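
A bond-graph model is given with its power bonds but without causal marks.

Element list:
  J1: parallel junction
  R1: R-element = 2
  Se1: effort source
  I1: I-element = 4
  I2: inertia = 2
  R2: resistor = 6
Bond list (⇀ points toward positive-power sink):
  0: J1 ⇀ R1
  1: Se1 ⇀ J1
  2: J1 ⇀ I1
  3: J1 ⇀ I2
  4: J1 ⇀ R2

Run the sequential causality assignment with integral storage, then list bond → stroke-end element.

β0 stroke→R1
β1 stroke→J1
β2 stroke→I1
β3 stroke→I2
β4 stroke→R2

b1 stroke at J1  (source Se1 imposes e)
b0 stroke at R1  (common-e at J1 fixed by 1)
b2 stroke at I1  (J1: bond 1 brought effort, rest push out)
b3 stroke at I2  (J1: bond 1 brought effort, rest push out)
b4 stroke at R2  (J1: bond 1 brought effort, rest push out)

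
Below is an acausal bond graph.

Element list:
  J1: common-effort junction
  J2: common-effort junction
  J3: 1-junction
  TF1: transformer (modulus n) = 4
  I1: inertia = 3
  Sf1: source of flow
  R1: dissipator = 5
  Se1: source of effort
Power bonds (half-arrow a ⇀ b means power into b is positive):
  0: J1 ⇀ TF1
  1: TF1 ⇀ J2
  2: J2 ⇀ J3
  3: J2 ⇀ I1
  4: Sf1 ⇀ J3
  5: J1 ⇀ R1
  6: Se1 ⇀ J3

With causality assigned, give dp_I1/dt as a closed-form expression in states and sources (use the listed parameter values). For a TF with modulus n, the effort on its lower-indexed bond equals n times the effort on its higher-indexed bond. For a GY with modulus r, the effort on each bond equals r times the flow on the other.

β4 stroke→Sf1  (Sf1 (Sf) sets flow on bond)
β6 stroke→J3  (Se1 (Se) sets effort on bond)
β2 stroke→J3  (J3: bond 4 brought flow, rest push out)
β3 stroke→I1  (I1 integral (f out))
β1 stroke→J2  (J2 needs exactly one e-in)
β0 stroke→TF1  (TF1: transformer flips bond 1)
β5 stroke→J1  (closing 0-jn rule on J1)

dp_I1/dt = -5*F_Sf1/16 - 5*p_I1/48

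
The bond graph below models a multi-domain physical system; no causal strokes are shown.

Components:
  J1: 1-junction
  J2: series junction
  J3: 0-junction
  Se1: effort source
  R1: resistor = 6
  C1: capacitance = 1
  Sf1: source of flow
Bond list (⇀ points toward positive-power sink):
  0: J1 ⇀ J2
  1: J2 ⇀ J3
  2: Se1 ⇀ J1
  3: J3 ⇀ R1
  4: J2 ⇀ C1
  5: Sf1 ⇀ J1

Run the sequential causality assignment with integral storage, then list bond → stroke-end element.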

· · ·

What you are asked to do: A word-for-word repeat of the full data is needed.

Solution:
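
A bond-graph model is given with its power bonds but without causal marks.

Element list:
  J1: parallel junction
  R1: R-element = 2
  Se1: effort source
  I1: I-element = 4
  I2: inertia = 2
  R2: resistor = 6
Bond list (⇀ points toward positive-power sink):
  0: J1 ⇀ R1
  1: Se1 ⇀ J1
  2: J1 ⇀ I1
  3: J1 ⇀ I2
  4: J1 ⇀ R2

Run the sequential causality assignment with integral storage, then list bond → stroke-end element.

β0 stroke→R1
β1 stroke→J1
β2 stroke→I1
β3 stroke→I2
β4 stroke→R2

b1 stroke at J1  (source Se1 imposes e)
b0 stroke at R1  (common-e at J1 fixed by 1)
b2 stroke at I1  (J1: bond 1 brought effort, rest push out)
b3 stroke at I2  (J1: bond 1 brought effort, rest push out)
b4 stroke at R2  (J1: bond 1 brought effort, rest push out)

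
Below is an acausal bond graph.

Element list:
  J1: common-effort junction
  J2: common-effort junction
  J3: 1-junction
  TF1: transformer (modulus n) = 4
  I1: inertia = 3
  Sf1: source of flow
  R1: dissipator = 5
  Se1: source of effort
Power bonds (half-arrow a ⇀ b means power into b is positive):
  0: J1 ⇀ TF1
  1: TF1 ⇀ J2
  2: J2 ⇀ J3
  3: J2 ⇀ I1
  4: Sf1 ⇀ J3
  5: J1 ⇀ R1
  6: Se1 ⇀ J3

With causality assigned, give dp_I1/dt as a closed-form expression in states and sources (use the listed parameter values). For a TF with modulus n, the effort on its lower-indexed bond equals n times the effort on its higher-indexed bond. For a GY with modulus r, the effort on each bond equals r times the flow on the other.

β4 stroke→Sf1  (Sf1 (Sf) sets flow on bond)
β6 stroke→J3  (Se1 (Se) sets effort on bond)
β2 stroke→J3  (J3: bond 4 brought flow, rest push out)
β3 stroke→I1  (I1 integral (f out))
β1 stroke→J2  (J2 needs exactly one e-in)
β0 stroke→TF1  (TF1: transformer flips bond 1)
β5 stroke→J1  (closing 0-jn rule on J1)

dp_I1/dt = -5*F_Sf1/16 - 5*p_I1/48

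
The bond graph below models a multi-domain physical system; no causal strokes are shown.

Components:
  J1: 1-junction
  J2: series junction
  J3: 0-junction
  Se1: effort source
  R1: resistor = 6
  C1: capacitance = 1
  Sf1: source of flow
Bond list (⇀ points toward positive-power sink):
  0: J1 ⇀ J2
  1: J2 ⇀ J3
  2: Se1 ⇀ J1
  3: J3 ⇀ R1
  4: J2 ⇀ C1
  5: Sf1 ⇀ J1

Run the sequential causality assignment with integral storage, then list bond → stroke-end element.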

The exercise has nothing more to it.